● **AIM OF THE EXERCISE**: In the entries below, find the line with "Gross monthly income: $13,750." and the line with "Liquid reserves: $1110;"; give again those lines and every line between them, exactly.

● **TASK INPUTS**:
-- Opening Marker --

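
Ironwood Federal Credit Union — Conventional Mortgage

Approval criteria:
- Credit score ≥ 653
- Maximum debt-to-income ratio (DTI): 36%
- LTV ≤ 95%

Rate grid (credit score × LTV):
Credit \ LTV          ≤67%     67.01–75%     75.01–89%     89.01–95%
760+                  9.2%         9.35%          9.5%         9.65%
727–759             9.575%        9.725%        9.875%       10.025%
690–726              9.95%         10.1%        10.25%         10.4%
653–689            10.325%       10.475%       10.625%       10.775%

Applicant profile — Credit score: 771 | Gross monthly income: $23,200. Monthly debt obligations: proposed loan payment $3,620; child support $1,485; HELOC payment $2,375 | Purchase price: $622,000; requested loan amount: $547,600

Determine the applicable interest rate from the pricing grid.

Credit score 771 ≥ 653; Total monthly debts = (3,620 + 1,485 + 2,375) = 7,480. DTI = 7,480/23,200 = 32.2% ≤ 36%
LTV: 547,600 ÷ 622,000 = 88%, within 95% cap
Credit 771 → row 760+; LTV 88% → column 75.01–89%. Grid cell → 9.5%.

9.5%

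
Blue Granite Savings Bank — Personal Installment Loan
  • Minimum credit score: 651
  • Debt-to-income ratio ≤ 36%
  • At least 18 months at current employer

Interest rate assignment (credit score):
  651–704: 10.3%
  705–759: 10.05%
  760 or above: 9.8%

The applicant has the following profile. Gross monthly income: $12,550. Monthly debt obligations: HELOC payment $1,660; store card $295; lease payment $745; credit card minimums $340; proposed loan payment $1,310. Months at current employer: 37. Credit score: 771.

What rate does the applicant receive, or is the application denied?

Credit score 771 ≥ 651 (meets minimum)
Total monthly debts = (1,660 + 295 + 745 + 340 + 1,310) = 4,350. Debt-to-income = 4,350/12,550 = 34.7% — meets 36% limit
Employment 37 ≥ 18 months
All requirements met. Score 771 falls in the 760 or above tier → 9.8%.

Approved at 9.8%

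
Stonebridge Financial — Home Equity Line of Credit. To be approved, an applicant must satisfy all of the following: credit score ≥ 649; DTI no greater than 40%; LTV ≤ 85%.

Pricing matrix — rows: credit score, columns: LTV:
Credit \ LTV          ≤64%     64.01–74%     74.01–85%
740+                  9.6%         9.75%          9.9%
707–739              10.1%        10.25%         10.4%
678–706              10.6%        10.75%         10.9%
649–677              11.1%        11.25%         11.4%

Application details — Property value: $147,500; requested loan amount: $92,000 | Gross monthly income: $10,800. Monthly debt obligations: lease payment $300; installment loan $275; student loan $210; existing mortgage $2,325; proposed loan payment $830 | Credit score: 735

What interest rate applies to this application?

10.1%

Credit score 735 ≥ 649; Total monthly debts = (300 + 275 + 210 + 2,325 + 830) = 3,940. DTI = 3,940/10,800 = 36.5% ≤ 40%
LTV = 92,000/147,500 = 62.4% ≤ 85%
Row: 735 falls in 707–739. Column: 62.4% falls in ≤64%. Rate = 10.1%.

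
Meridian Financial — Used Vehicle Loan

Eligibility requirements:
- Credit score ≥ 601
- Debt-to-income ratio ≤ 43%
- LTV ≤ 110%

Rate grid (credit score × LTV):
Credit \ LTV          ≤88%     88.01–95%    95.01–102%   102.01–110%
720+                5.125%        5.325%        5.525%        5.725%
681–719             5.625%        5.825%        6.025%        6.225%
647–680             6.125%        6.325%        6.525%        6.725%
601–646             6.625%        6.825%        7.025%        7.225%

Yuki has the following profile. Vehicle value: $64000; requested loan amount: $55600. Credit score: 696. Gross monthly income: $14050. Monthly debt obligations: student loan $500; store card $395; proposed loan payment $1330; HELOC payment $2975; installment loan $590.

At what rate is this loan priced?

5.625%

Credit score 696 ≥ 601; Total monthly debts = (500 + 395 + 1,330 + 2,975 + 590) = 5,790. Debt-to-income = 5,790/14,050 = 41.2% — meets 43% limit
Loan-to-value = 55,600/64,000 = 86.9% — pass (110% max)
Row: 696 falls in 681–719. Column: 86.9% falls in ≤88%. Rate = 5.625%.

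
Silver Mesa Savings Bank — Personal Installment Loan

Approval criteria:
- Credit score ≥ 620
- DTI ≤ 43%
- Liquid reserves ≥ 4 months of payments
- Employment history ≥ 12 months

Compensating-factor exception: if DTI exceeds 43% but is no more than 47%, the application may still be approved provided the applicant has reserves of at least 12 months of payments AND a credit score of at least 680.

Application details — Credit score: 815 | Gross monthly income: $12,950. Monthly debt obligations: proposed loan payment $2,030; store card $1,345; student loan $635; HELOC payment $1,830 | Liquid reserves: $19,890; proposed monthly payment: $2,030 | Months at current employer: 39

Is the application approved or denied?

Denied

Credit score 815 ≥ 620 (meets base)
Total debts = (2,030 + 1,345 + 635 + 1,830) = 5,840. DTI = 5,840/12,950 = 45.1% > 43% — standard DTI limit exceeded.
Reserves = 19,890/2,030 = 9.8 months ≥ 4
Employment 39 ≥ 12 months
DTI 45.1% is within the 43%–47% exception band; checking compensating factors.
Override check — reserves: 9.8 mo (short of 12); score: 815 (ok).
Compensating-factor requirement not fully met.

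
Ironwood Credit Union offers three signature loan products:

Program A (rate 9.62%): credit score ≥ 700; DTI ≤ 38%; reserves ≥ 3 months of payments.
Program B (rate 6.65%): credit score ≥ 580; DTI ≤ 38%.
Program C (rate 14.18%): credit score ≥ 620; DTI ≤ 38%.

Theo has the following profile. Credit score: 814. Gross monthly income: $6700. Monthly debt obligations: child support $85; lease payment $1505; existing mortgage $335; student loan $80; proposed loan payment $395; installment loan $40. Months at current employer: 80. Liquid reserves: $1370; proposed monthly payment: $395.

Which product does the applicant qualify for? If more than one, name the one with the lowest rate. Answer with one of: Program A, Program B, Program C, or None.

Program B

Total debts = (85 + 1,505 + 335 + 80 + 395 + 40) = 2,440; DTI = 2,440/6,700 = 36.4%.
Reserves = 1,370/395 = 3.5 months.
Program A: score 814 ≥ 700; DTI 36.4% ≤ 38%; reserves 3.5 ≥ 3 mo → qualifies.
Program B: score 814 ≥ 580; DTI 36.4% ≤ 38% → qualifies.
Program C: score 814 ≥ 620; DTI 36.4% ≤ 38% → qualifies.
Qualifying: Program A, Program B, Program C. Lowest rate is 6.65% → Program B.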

-- Closing Marker --
-- Opening Marker --

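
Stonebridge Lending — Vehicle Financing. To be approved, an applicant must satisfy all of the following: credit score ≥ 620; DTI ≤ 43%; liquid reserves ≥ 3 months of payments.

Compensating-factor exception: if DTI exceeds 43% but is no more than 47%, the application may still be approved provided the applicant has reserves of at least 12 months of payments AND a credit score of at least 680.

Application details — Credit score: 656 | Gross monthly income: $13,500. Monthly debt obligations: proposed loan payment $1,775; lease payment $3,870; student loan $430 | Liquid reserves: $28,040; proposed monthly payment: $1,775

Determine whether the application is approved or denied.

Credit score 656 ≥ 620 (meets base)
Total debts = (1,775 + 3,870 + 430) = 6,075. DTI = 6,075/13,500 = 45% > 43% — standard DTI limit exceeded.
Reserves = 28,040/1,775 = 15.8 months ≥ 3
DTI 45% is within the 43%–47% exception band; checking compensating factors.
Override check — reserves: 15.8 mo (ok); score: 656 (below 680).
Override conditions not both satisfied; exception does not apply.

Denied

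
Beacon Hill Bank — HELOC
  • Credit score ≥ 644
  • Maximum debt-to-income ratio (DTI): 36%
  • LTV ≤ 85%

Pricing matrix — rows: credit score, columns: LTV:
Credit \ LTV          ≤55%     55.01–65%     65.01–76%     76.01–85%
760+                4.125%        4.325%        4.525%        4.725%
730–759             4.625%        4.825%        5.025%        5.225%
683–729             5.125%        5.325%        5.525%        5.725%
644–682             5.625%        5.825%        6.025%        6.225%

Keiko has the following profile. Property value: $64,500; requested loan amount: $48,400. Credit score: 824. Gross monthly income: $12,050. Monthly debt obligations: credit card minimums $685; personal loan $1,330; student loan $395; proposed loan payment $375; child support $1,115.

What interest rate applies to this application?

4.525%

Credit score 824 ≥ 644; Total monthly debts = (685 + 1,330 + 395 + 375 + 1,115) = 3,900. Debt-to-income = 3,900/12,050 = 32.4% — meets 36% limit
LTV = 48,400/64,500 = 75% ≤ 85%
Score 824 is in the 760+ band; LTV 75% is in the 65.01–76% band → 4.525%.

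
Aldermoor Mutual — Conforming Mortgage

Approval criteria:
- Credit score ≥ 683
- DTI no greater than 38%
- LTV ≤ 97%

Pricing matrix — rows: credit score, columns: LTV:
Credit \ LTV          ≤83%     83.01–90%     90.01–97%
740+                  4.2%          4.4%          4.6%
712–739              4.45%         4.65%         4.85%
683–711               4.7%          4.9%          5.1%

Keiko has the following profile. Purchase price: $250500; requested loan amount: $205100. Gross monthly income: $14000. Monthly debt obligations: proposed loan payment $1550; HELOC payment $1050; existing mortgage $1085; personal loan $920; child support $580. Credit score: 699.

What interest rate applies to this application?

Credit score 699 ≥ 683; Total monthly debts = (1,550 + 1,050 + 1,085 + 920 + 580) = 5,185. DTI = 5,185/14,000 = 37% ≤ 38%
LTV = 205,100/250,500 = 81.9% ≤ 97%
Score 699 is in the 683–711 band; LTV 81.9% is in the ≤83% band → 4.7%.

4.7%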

-- Closing Marker --
-- Opening Marker --

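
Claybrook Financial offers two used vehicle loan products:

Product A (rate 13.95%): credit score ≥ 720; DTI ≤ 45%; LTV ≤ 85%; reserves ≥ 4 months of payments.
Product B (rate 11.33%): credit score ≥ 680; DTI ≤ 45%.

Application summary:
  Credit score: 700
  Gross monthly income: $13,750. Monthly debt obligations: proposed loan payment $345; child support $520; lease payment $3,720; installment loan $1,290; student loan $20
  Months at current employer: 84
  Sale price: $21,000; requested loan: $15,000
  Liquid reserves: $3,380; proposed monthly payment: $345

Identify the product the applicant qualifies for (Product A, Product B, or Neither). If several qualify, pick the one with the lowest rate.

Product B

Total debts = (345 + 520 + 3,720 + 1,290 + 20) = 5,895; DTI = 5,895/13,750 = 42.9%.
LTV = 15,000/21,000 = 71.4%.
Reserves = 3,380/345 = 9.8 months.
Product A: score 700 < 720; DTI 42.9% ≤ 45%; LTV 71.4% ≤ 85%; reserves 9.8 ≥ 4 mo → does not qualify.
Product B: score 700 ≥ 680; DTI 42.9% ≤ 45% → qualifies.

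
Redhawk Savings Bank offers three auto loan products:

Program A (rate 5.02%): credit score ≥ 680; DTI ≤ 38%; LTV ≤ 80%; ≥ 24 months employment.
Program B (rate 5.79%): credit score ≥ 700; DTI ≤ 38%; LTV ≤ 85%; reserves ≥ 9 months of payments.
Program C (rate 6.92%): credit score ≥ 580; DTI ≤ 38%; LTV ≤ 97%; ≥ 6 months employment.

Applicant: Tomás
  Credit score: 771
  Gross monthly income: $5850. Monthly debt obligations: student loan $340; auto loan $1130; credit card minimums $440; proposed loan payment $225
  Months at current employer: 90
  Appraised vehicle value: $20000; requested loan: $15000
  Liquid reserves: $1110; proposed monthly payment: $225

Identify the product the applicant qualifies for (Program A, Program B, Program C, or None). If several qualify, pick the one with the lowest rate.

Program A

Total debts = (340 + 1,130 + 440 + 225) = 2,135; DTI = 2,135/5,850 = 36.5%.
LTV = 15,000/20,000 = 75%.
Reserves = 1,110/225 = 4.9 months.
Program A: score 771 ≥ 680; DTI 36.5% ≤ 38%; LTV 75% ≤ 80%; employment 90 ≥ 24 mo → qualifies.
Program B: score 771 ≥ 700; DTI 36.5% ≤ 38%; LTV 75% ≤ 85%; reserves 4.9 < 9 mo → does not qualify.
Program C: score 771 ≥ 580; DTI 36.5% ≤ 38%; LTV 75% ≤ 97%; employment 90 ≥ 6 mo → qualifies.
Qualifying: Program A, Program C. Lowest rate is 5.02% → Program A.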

-- Closing Marker --

● **SOLUTION FOR THIS EXERCISE**:
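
  Gross monthly income: $13,750. Monthly debt obligations: proposed loan payment $345; child support $520; lease payment $3,720; installment loan $1,290; student loan $20
  Months at current employer: 84
  Sale price: $21,000; requested loan: $15,000
  Liquid reserves: $3,380; proposed monthly payment: $345

Identify the product the applicant qualifies for (Product A, Product B, or Neither). If several qualify, pick the one with the lowest rate.

Product B

Total debts = (345 + 520 + 3,720 + 1,290 + 20) = 5,895; DTI = 5,895/13,750 = 42.9%.
LTV = 15,000/21,000 = 71.4%.
Reserves = 3,380/345 = 9.8 months.
Product A: score 700 < 720; DTI 42.9% ≤ 45%; LTV 71.4% ≤ 85%; reserves 9.8 ≥ 4 mo → does not qualify.
Product B: score 700 ≥ 680; DTI 42.9% ≤ 45% → qualifies.

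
Redhawk Savings Bank offers three auto loan products:

Program A (rate 5.02%): credit score ≥ 680; DTI ≤ 38%; LTV ≤ 80%; ≥ 24 months employment.
Program B (rate 5.79%): credit score ≥ 700; DTI ≤ 38%; LTV ≤ 85%; reserves ≥ 9 months of payments.
Program C (rate 6.92%): credit score ≥ 580; DTI ≤ 38%; LTV ≤ 97%; ≥ 6 months employment.

Applicant: Tomás
  Credit score: 771
  Gross monthly income: $5850. Monthly debt obligations: student loan $340; auto loan $1130; credit card minimums $440; proposed loan payment $225
  Months at current employer: 90
  Appraised vehicle value: $20000; requested loan: $15000
  Liquid reserves: $1110; proposed monthly payment: $225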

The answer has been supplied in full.